BEGIN RECORD EXTRACTS

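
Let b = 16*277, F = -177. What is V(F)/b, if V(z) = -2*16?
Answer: -2/277 ≈ -0.0072202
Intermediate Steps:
V(z) = -32
b = 4432
V(F)/b = -32/4432 = -32*1/4432 = -2/277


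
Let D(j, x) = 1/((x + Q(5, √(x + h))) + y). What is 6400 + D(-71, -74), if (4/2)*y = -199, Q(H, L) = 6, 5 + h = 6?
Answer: 2143998/335 ≈ 6400.0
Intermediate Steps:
h = 1 (h = -5 + 6 = 1)
y = -199/2 (y = (½)*(-199) = -199/2 ≈ -99.500)
D(j, x) = 1/(-187/2 + x) (D(j, x) = 1/((x + 6) - 199/2) = 1/((6 + x) - 199/2) = 1/(-187/2 + x))
6400 + D(-71, -74) = 6400 + 2/(-187 + 2*(-74)) = 6400 + 2/(-187 - 148) = 6400 + 2/(-335) = 6400 + 2*(-1/335) = 6400 - 2/335 = 2143998/335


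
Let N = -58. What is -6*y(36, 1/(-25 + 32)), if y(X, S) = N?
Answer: 348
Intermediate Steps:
y(X, S) = -58
-6*y(36, 1/(-25 + 32)) = -6*(-58) = 348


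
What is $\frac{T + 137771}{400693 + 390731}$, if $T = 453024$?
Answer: $\frac{590795}{791424} \approx 0.7465$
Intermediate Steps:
$\frac{T + 137771}{400693 + 390731} = \frac{453024 + 137771}{400693 + 390731} = \frac{590795}{791424}$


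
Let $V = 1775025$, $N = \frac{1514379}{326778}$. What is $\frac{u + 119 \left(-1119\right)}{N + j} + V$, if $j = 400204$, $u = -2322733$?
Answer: $\frac{77378620429607581}{43593125697} \approx 1.775 \cdot 10^{6}$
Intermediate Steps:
$N = \frac{504793}{108926}$ ($N = 1514379 \cdot \frac{1}{326778} = \frac{504793}{108926} \approx 4.6343$)
$\frac{u + 119 \left(-1119\right)}{N + j} + V = \frac{-2322733 + 119 \left(-1119\right)}{\frac{504793}{108926} + 400204} + 1775025 = \frac{-2322733 - 133161}{\frac{43593125697}{108926}} + 1775025 = \left(-2455894\right) \frac{108926}{43593125697} + 1775025 = - \frac{267510709844}{43593125697} + 1775025 = \frac{77378620429607581}{43593125697}$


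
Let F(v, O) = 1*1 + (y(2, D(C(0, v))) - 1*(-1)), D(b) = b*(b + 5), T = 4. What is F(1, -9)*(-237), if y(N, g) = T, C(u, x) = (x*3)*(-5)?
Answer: -1422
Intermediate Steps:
C(u, x) = -15*x (C(u, x) = (3*x)*(-5) = -15*x)
D(b) = b*(5 + b)
y(N, g) = 4
F(v, O) = 6 (F(v, O) = 1*1 + (4 - 1*(-1)) = 1 + (4 + 1) = 1 + 5 = 6)
F(1, -9)*(-237) = 6*(-237) = -1422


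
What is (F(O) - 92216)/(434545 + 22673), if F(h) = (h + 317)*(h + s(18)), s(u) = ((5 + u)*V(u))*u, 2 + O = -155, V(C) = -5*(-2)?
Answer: 90844/76203 ≈ 1.1921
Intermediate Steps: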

END RECORD EXTRACTS

**YOUR OBJECTIVE:** Please output every record exactly as it appears.

**WRITTEN SOLUTION:**
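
Let b = 16*277, F = -177. What is V(F)/b, if V(z) = -2*16?
Answer: -2/277 ≈ -0.0072202
Intermediate Steps:
V(z) = -32
b = 4432
V(F)/b = -32/4432 = -32*1/4432 = -2/277


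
Let D(j, x) = 1/((x + Q(5, √(x + h))) + y). What is 6400 + D(-71, -74), if (4/2)*y = -199, Q(H, L) = 6, 5 + h = 6?
Answer: 2143998/335 ≈ 6400.0
Intermediate Steps:
h = 1 (h = -5 + 6 = 1)
y = -199/2 (y = (½)*(-199) = -199/2 ≈ -99.500)
D(j, x) = 1/(-187/2 + x) (D(j, x) = 1/((x + 6) - 199/2) = 1/((6 + x) - 199/2) = 1/(-187/2 + x))
6400 + D(-71, -74) = 6400 + 2/(-187 + 2*(-74)) = 6400 + 2/(-187 - 148) = 6400 + 2/(-335) = 6400 + 2*(-1/335) = 6400 - 2/335 = 2143998/335


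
Let N = -58. What is -6*y(36, 1/(-25 + 32)), if y(X, S) = N?
Answer: 348
Intermediate Steps:
y(X, S) = -58
-6*y(36, 1/(-25 + 32)) = -6*(-58) = 348


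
What is $\frac{T + 137771}{400693 + 390731}$, if $T = 453024$?
Answer: $\frac{590795}{791424} \approx 0.7465$
Intermediate Steps:
$\frac{T + 137771}{400693 + 390731} = \frac{453024 + 137771}{400693 + 390731} = \frac{590795}{791424}$


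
Let $V = 1775025$, $N = \frac{1514379}{326778}$. What is $\frac{u + 119 \left(-1119\right)}{N + j} + V$, if $j = 400204$, $u = -2322733$?
Answer: $\frac{77378620429607581}{43593125697} \approx 1.775 \cdot 10^{6}$
Intermediate Steps:
$N = \frac{504793}{108926}$ ($N = 1514379 \cdot \frac{1}{326778} = \frac{504793}{108926} \approx 4.6343$)
$\frac{u + 119 \left(-1119\right)}{N + j} + V = \frac{-2322733 + 119 \left(-1119\right)}{\frac{504793}{108926} + 400204} + 1775025 = \frac{-2322733 - 133161}{\frac{43593125697}{108926}} + 1775025 = \left(-2455894\right) \frac{108926}{43593125697} + 1775025 = - \frac{267510709844}{43593125697} + 1775025 = \frac{77378620429607581}{43593125697}$


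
Let F(v, O) = 1*1 + (y(2, D(C(0, v))) - 1*(-1)), D(b) = b*(b + 5), T = 4. What is F(1, -9)*(-237), if y(N, g) = T, C(u, x) = (x*3)*(-5)?
Answer: -1422
Intermediate Steps:
C(u, x) = -15*x (C(u, x) = (3*x)*(-5) = -15*x)
D(b) = b*(5 + b)
y(N, g) = 4
F(v, O) = 6 (F(v, O) = 1*1 + (4 - 1*(-1)) = 1 + (4 + 1) = 1 + 5 = 6)
F(1, -9)*(-237) = 6*(-237) = -1422


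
What is (F(O) - 92216)/(434545 + 22673), if F(h) = (h + 317)*(h + s(18)), s(u) = ((5 + u)*V(u))*u, 2 + O = -155, V(C) = -5*(-2)?
Answer: 90844/76203 ≈ 1.1921
Intermediate Steps: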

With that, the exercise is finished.